PROBLEM STATEMENT: The answer must be every line of the records in which the string "inertia" appears.

MATERIAL SUPPLIED:

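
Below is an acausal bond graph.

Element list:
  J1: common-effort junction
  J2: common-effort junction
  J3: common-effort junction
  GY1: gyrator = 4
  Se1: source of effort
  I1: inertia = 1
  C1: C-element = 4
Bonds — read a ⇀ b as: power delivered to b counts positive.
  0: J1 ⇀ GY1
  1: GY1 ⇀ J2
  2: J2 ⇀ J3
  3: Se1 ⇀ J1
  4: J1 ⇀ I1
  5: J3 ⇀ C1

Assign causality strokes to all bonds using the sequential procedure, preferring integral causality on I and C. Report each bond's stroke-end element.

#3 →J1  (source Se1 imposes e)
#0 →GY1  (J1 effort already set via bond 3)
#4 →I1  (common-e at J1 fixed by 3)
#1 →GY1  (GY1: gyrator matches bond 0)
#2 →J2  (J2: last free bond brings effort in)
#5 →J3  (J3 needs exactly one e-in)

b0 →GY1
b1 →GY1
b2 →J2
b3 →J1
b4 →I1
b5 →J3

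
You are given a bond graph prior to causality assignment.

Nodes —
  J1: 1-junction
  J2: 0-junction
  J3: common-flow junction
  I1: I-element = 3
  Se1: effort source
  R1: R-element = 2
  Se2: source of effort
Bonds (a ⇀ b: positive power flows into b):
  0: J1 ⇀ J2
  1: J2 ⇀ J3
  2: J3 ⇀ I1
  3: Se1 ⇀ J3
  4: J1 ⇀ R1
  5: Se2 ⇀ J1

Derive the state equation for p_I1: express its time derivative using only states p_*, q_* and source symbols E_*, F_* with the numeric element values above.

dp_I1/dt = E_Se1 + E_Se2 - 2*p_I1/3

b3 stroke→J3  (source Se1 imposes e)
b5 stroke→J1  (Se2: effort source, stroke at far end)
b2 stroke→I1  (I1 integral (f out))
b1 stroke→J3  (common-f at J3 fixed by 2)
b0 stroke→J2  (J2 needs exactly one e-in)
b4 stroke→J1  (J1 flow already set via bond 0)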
--
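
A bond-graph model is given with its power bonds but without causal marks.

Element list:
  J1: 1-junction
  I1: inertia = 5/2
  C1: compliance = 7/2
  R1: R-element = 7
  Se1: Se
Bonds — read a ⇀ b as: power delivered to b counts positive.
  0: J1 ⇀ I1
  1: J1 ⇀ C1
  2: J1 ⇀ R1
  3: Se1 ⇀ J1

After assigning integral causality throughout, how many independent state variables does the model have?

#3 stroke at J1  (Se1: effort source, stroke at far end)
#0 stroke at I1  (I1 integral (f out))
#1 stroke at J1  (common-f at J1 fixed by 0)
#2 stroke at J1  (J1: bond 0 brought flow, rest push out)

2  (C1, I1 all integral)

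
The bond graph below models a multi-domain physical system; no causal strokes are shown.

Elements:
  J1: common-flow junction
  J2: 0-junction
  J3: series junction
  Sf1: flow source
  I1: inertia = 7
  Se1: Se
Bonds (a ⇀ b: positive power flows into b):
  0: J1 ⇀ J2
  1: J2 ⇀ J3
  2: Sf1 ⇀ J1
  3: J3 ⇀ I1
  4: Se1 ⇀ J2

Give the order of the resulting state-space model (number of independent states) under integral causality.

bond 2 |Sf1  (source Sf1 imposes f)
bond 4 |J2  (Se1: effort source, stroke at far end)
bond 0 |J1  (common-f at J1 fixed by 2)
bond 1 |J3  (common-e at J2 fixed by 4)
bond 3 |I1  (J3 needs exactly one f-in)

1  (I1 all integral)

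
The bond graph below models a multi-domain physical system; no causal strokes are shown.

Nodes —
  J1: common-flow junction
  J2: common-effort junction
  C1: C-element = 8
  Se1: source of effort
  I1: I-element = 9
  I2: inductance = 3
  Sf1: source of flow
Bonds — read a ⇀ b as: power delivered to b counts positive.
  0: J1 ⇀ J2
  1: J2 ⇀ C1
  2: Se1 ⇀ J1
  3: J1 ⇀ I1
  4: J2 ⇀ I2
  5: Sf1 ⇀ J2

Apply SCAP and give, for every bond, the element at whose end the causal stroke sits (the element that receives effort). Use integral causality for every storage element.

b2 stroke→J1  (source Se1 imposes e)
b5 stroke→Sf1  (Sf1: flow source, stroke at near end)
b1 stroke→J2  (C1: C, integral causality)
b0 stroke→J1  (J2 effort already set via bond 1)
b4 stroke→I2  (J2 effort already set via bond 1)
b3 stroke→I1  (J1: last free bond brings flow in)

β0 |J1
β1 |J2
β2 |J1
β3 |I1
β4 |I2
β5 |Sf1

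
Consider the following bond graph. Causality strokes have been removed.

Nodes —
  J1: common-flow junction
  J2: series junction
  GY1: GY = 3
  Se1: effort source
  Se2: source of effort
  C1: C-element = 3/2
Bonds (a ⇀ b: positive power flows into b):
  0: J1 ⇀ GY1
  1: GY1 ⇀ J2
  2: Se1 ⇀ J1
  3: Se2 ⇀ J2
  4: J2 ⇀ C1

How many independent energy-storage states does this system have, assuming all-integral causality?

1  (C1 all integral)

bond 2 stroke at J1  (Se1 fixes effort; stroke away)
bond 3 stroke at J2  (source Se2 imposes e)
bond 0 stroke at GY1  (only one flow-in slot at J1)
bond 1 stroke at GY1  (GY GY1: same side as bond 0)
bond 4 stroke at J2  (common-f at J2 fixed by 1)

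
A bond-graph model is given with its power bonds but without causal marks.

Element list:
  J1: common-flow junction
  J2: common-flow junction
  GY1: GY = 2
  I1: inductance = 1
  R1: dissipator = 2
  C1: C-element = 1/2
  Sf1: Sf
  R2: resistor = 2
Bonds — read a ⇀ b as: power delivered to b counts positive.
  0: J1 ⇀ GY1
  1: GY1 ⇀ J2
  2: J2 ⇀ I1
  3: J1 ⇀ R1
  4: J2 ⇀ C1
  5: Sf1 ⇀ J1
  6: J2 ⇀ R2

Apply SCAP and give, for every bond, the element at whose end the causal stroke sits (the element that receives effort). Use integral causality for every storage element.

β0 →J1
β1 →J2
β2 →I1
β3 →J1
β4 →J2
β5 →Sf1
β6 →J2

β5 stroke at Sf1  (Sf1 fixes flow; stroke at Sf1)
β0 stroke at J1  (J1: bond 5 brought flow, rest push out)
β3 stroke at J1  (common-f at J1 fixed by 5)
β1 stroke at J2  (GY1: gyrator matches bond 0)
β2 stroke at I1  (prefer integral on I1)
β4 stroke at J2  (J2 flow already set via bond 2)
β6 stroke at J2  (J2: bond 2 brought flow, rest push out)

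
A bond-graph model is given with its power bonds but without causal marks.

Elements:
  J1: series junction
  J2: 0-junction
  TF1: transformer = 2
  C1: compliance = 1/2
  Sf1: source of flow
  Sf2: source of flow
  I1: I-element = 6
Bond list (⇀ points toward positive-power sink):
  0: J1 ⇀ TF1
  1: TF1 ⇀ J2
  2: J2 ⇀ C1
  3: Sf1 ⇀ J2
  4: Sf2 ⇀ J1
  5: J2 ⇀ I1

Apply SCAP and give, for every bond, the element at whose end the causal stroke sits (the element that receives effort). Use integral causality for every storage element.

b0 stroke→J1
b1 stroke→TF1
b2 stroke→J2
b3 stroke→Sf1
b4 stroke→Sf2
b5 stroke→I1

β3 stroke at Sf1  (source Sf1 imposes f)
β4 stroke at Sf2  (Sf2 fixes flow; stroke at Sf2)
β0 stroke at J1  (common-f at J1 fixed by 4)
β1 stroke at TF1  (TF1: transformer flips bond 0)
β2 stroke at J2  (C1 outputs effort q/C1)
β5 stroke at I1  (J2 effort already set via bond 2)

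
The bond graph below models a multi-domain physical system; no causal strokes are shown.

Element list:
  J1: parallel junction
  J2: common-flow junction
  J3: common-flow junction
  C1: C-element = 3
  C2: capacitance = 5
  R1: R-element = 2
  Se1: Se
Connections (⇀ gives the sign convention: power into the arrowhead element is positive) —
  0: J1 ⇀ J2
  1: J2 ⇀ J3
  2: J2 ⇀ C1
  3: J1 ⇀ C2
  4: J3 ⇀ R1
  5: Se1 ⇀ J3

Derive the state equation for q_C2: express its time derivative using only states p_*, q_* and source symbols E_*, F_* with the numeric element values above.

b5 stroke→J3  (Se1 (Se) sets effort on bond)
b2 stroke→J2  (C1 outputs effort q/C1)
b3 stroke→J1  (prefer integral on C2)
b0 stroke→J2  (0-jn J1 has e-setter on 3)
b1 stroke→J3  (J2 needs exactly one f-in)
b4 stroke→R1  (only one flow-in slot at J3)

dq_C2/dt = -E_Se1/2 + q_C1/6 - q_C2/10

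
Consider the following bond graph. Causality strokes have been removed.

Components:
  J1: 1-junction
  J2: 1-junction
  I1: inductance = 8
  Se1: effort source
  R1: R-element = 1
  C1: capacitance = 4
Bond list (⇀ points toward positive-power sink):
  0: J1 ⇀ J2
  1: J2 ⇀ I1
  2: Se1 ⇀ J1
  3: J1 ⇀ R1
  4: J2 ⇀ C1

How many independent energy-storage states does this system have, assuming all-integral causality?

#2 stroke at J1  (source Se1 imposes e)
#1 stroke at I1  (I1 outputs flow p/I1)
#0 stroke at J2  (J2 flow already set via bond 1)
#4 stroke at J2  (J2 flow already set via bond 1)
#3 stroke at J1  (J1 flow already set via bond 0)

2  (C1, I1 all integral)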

RESPONSE TO THE TASK:
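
  I1: inertia = 1
  I1: inertia = 5/2
  I1: inertia = 7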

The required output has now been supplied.